Dataset entries:
-=-=-
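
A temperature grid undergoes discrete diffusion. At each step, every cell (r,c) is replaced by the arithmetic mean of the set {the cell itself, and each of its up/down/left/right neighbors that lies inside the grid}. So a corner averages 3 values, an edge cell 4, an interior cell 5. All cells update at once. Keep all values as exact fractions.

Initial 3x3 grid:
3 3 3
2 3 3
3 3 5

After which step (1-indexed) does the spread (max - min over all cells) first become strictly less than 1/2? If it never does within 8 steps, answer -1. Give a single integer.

Answer: 4

Derivation:
Step 1: max=11/3, min=8/3, spread=1
Step 2: max=32/9, min=653/240, spread=601/720
Step 3: max=448/135, min=6043/2160, spread=25/48
Step 4: max=105689/32400, min=375281/129600, spread=211/576
  -> spread < 1/2 first at step 4
Step 5: max=3096929/972000, min=22776307/7776000, spread=1777/6912
Step 6: max=367887851/116640000, min=1387339529/466560000, spread=14971/82944
Step 7: max=1366025167/437400000, min=83878457563/27993600000, spread=126121/995328
Step 8: max=1304095403309/419904000000, min=5066967691361/1679616000000, spread=1062499/11943936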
-=-=-
- _Work instruction_
Every line of the records above where the string "grid" is found should be copied.

- _The answer_
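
A temperature grid undergoes discrete diffusion. At each step, every cell (r,c) is replaced by the arithmetic mean of the set {the cell itself, and each of its up/down/left/right neighbors that lies inside the grid}. So a corner averages 3 values, an edge cell 4, an interior cell 5. All cells update at once. Keep all values as exact fractions.
Initial 3x3 grid: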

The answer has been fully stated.